*** SUPPLIED RECORDS ***

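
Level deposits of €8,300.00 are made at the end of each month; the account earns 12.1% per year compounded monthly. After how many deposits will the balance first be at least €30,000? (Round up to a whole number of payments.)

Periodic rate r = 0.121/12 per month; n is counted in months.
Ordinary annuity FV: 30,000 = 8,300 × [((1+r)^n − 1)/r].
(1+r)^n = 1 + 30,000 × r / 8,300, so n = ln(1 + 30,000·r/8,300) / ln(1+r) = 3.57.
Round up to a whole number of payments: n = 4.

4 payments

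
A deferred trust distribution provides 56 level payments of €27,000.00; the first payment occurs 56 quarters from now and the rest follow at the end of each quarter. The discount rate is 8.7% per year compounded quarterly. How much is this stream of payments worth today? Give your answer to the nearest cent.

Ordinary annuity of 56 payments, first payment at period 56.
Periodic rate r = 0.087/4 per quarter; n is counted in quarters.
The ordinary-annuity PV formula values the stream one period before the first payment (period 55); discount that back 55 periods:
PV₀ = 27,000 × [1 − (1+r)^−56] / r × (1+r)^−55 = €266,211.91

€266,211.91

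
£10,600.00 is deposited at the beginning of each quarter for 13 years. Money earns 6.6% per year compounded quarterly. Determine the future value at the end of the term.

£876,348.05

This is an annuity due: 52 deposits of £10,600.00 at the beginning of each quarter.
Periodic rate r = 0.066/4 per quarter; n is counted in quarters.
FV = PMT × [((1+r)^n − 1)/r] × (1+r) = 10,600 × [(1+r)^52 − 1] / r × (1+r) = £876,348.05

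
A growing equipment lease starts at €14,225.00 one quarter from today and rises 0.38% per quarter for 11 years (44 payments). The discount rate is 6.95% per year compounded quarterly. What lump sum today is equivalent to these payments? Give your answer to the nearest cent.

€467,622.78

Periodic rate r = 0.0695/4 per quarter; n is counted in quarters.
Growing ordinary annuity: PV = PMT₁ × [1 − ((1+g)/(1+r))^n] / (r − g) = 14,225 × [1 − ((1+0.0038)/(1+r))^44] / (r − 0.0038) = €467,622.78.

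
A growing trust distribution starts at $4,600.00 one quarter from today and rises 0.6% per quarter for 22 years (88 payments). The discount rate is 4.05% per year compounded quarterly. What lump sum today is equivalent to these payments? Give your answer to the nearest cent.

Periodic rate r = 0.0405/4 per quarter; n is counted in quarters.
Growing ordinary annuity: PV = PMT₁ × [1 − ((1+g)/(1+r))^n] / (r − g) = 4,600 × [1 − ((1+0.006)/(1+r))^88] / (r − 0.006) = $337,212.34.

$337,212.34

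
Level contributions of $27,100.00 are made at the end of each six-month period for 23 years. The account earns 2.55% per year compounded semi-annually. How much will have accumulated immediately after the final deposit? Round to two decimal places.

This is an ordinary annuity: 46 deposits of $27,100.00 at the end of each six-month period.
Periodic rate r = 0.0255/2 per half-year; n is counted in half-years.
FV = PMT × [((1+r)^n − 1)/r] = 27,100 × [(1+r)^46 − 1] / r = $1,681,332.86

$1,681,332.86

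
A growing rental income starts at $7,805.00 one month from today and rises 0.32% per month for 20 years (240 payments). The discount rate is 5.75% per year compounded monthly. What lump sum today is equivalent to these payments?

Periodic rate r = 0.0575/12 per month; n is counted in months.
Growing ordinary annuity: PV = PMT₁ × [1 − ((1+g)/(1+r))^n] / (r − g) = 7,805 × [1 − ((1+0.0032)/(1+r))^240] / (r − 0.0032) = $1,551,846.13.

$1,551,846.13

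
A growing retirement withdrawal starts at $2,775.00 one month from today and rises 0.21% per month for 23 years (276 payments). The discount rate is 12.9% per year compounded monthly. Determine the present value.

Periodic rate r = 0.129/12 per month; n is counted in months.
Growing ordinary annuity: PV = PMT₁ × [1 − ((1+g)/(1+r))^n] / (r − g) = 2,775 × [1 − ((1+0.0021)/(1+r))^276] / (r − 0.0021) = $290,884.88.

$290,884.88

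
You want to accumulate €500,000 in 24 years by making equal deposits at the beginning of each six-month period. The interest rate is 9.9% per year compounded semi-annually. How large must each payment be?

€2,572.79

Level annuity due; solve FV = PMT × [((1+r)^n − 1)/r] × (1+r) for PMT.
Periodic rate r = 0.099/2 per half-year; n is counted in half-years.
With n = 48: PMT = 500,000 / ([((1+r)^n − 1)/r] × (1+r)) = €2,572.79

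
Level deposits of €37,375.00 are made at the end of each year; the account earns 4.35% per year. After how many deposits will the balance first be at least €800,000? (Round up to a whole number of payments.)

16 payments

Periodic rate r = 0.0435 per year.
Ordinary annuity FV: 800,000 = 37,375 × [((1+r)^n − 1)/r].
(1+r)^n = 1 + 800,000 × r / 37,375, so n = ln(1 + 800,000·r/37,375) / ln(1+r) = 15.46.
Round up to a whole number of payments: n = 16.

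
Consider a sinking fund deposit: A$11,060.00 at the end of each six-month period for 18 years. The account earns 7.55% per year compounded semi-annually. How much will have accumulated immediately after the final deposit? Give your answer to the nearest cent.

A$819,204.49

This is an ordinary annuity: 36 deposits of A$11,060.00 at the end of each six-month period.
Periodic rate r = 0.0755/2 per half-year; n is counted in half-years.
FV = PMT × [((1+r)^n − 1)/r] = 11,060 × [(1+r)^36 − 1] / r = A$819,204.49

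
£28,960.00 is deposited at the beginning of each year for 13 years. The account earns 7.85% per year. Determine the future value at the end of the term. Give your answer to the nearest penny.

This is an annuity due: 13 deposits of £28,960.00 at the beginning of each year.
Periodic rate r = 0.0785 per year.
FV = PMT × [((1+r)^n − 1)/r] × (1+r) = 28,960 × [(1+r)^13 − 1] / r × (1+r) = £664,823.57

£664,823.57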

***

TASK DESCRIPTION:
Print the data above exactly as it reads.

RESULT OF THE TASK:
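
Level deposits of €8,300.00 are made at the end of each month; the account earns 12.1% per year compounded monthly. After how many deposits will the balance first be at least €30,000? (Round up to a whole number of payments.)

Periodic rate r = 0.121/12 per month; n is counted in months.
Ordinary annuity FV: 30,000 = 8,300 × [((1+r)^n − 1)/r].
(1+r)^n = 1 + 30,000 × r / 8,300, so n = ln(1 + 30,000·r/8,300) / ln(1+r) = 3.57.
Round up to a whole number of payments: n = 4.

4 payments

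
A deferred trust distribution provides 56 level payments of €27,000.00; the first payment occurs 56 quarters from now and the rest follow at the end of each quarter. The discount rate is 8.7% per year compounded quarterly. How much is this stream of payments worth today? Give your answer to the nearest cent.

Ordinary annuity of 56 payments, first payment at period 56.
Periodic rate r = 0.087/4 per quarter; n is counted in quarters.
The ordinary-annuity PV formula values the stream one period before the first payment (period 55); discount that back 55 periods:
PV₀ = 27,000 × [1 − (1+r)^−56] / r × (1+r)^−55 = €266,211.91

€266,211.91

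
£10,600.00 is deposited at the beginning of each quarter for 13 years. Money earns 6.6% per year compounded quarterly. Determine the future value at the end of the term.

£876,348.05

This is an annuity due: 52 deposits of £10,600.00 at the beginning of each quarter.
Periodic rate r = 0.066/4 per quarter; n is counted in quarters.
FV = PMT × [((1+r)^n − 1)/r] × (1+r) = 10,600 × [(1+r)^52 − 1] / r × (1+r) = £876,348.05

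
A growing equipment lease starts at €14,225.00 one quarter from today and rises 0.38% per quarter for 11 years (44 payments). The discount rate is 6.95% per year compounded quarterly. What lump sum today is equivalent to these payments? Give your answer to the nearest cent.

€467,622.78

Periodic rate r = 0.0695/4 per quarter; n is counted in quarters.
Growing ordinary annuity: PV = PMT₁ × [1 − ((1+g)/(1+r))^n] / (r − g) = 14,225 × [1 − ((1+0.0038)/(1+r))^44] / (r − 0.0038) = €467,622.78.

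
A growing trust distribution starts at $4,600.00 one quarter from today and rises 0.6% per quarter for 22 years (88 payments). The discount rate is 4.05% per year compounded quarterly. What lump sum today is equivalent to these payments? Give your answer to the nearest cent.

Periodic rate r = 0.0405/4 per quarter; n is counted in quarters.
Growing ordinary annuity: PV = PMT₁ × [1 − ((1+g)/(1+r))^n] / (r − g) = 4,600 × [1 − ((1+0.006)/(1+r))^88] / (r − 0.006) = $337,212.34.

$337,212.34

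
Level contributions of $27,100.00 are made at the end of each six-month period for 23 years. The account earns 2.55% per year compounded semi-annually. How much will have accumulated immediately after the final deposit? Round to two decimal places.

This is an ordinary annuity: 46 deposits of $27,100.00 at the end of each six-month period.
Periodic rate r = 0.0255/2 per half-year; n is counted in half-years.
FV = PMT × [((1+r)^n − 1)/r] = 27,100 × [(1+r)^46 − 1] / r = $1,681,332.86

$1,681,332.86

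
A growing rental income starts at $7,805.00 one month from today and rises 0.32% per month for 20 years (240 payments). The discount rate is 5.75% per year compounded monthly. What lump sum today is equivalent to these payments?

Periodic rate r = 0.0575/12 per month; n is counted in months.
Growing ordinary annuity: PV = PMT₁ × [1 − ((1+g)/(1+r))^n] / (r − g) = 7,805 × [1 − ((1+0.0032)/(1+r))^240] / (r − 0.0032) = $1,551,846.13.

$1,551,846.13

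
A growing retirement withdrawal starts at $2,775.00 one month from today and rises 0.21% per month for 23 years (276 payments). The discount rate is 12.9% per year compounded monthly. Determine the present value.

Periodic rate r = 0.129/12 per month; n is counted in months.
Growing ordinary annuity: PV = PMT₁ × [1 − ((1+g)/(1+r))^n] / (r − g) = 2,775 × [1 − ((1+0.0021)/(1+r))^276] / (r − 0.0021) = $290,884.88.

$290,884.88

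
You want to accumulate €500,000 in 24 years by making equal deposits at the beginning of each six-month period. The interest rate is 9.9% per year compounded semi-annually. How large must each payment be?

€2,572.79

Level annuity due; solve FV = PMT × [((1+r)^n − 1)/r] × (1+r) for PMT.
Periodic rate r = 0.099/2 per half-year; n is counted in half-years.
With n = 48: PMT = 500,000 / ([((1+r)^n − 1)/r] × (1+r)) = €2,572.79

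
Level deposits of €37,375.00 are made at the end of each year; the account earns 4.35% per year. After how many deposits will the balance first be at least €800,000? (Round up to a whole number of payments.)

16 payments

Periodic rate r = 0.0435 per year.
Ordinary annuity FV: 800,000 = 37,375 × [((1+r)^n − 1)/r].
(1+r)^n = 1 + 800,000 × r / 37,375, so n = ln(1 + 800,000·r/37,375) / ln(1+r) = 15.46.
Round up to a whole number of payments: n = 16.

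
Consider a sinking fund deposit: A$11,060.00 at the end of each six-month period for 18 years. The account earns 7.55% per year compounded semi-annually. How much will have accumulated immediately after the final deposit? Give your answer to the nearest cent.

A$819,204.49

This is an ordinary annuity: 36 deposits of A$11,060.00 at the end of each six-month period.
Periodic rate r = 0.0755/2 per half-year; n is counted in half-years.
FV = PMT × [((1+r)^n − 1)/r] = 11,060 × [(1+r)^36 − 1] / r = A$819,204.49

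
£28,960.00 is deposited at the beginning of each year for 13 years. The account earns 7.85% per year. Determine the future value at the end of the term. Give your answer to the nearest penny.

This is an annuity due: 13 deposits of £28,960.00 at the beginning of each year.
Periodic rate r = 0.0785 per year.
FV = PMT × [((1+r)^n − 1)/r] × (1+r) = 28,960 × [(1+r)^13 − 1] / r × (1+r) = £664,823.57

£664,823.57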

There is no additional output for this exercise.